::: Raw data

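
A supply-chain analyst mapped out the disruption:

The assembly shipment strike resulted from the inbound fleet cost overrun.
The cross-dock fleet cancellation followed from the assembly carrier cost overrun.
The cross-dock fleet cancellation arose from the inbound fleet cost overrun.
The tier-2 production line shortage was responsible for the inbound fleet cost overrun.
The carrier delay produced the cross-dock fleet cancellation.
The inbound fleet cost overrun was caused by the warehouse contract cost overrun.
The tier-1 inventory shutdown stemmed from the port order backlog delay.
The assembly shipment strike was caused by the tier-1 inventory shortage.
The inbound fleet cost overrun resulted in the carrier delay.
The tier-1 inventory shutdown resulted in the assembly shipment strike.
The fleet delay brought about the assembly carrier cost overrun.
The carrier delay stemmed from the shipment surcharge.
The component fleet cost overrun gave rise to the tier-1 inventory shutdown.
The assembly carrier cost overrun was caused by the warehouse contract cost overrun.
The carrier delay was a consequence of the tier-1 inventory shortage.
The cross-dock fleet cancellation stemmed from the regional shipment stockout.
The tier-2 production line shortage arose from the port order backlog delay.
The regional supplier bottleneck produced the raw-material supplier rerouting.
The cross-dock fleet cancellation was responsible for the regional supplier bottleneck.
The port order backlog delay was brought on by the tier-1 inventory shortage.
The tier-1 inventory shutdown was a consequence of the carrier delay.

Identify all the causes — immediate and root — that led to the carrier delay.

the inbound fleet cost overrun, the port order backlog delay, the shipment surcharge, the tier-1 inventory shortage, the tier-2 production line shortage, the warehouse contract cost overrun

Immediate causes of the carrier delay: the shipment surcharge, the tier-1 inventory shortage, the inbound fleet cost overrun.
Further upstream: the port order backlog delay, the warehouse contract cost overrun, the tier-2 production line shortage.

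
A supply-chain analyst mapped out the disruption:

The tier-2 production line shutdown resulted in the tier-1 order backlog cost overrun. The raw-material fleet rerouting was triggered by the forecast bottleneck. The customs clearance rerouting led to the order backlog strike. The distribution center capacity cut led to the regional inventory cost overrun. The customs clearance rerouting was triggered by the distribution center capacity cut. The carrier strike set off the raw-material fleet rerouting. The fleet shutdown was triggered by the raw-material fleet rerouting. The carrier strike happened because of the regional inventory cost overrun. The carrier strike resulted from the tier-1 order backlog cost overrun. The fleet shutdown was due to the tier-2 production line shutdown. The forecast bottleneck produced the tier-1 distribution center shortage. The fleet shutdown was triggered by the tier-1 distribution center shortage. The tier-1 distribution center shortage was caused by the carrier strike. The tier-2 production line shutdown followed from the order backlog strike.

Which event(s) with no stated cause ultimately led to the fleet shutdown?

the distribution center capacity cut, the forecast bottleneck

Tracing upstream from the fleet shutdown: the fleet shutdown ← the tier-2 production line shutdown ← the order backlog strike ← the customs clearance rerouting ← the distribution center capacity cut.
A separate upstream branch: the fleet shutdown ← the raw-material fleet rerouting ← the forecast bottleneck.
Each of those chain origins has no stated cause.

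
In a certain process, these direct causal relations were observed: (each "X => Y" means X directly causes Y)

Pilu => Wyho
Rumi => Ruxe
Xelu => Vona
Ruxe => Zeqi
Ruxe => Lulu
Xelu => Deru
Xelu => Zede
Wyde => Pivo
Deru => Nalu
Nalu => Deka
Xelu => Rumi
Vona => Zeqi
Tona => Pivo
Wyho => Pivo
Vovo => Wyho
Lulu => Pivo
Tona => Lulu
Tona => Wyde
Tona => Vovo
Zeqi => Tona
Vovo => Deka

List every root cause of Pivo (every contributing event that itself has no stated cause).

Pilu, Xelu

Tracing upstream from Pivo: Pivo ← Tona ← Zeqi ← Vona ← Xelu.
A separate upstream branch: Pivo ← Wyho ← Pilu.
Each of those chain origins has no stated cause.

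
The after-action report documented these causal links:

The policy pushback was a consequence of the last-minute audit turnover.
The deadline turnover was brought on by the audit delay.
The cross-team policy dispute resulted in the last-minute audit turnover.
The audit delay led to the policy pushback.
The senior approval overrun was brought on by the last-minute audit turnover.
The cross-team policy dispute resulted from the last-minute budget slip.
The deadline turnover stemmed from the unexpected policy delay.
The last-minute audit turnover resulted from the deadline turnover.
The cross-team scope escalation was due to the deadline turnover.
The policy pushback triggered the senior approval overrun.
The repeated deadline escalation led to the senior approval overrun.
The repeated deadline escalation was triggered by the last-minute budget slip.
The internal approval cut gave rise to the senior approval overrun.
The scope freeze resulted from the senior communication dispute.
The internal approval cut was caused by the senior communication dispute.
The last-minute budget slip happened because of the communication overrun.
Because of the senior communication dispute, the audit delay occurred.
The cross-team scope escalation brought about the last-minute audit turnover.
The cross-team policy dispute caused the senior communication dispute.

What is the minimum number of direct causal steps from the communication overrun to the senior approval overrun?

Shortest chain: the communication overrun → the last-minute budget slip → the repeated deadline escalation → the senior approval overrun.

3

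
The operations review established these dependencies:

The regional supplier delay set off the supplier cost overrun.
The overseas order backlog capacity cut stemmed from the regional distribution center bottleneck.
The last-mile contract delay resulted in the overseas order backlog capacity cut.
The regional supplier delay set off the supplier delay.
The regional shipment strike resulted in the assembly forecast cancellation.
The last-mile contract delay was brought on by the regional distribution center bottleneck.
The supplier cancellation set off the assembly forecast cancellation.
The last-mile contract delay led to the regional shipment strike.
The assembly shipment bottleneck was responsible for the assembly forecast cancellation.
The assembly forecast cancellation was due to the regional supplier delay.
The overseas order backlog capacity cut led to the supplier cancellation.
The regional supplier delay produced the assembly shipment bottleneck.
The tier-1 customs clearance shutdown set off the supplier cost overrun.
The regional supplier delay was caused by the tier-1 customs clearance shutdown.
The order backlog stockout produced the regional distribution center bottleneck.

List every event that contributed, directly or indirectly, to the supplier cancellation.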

::::::

Return exactly, and only, the lines above starting at the line that contains "The cross-dock fleet cancellation arose" and ending at the line that contains "The tier-1 inventory shutdown stemmed".

◆ Reply ◆
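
The cross-dock fleet cancellation arose from the inbound fleet cost overrun.
The tier-2 production line shortage was responsible for the inbound fleet cost overrun.
The carrier delay produced the cross-dock fleet cancellation.
The inbound fleet cost overrun was caused by the warehouse contract cost overrun.
The tier-1 inventory shutdown stemmed from the port order backlog delay.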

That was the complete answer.